# [Exercise]
Each record that follows should be reproduced in full, character for character.

# [Raw data]
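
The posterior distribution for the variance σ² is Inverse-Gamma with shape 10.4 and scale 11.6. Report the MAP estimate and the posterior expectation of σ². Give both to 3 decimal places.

MAP estimate = 1.018, posterior expectation = 1.234

Mode = β/(α+1) = 11.6/11.4 = 1.018.
Mean = β/(α−1) = 11.6/9.4 = 1.234.
Mean > mode: the posterior has a right tail.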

# [Response below]
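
The posterior distribution for the variance σ² is Inverse-Gamma with shape 10.4 and scale 11.6. Report the MAP estimate and the posterior expectation of σ². Give both to 3 decimal places.

MAP estimate = 1.018, posterior expectation = 1.234

Mode = β/(α+1) = 11.6/11.4 = 1.018.
Mean = β/(α−1) = 11.6/9.4 = 1.234.
Mean > mode: the posterior has a right tail.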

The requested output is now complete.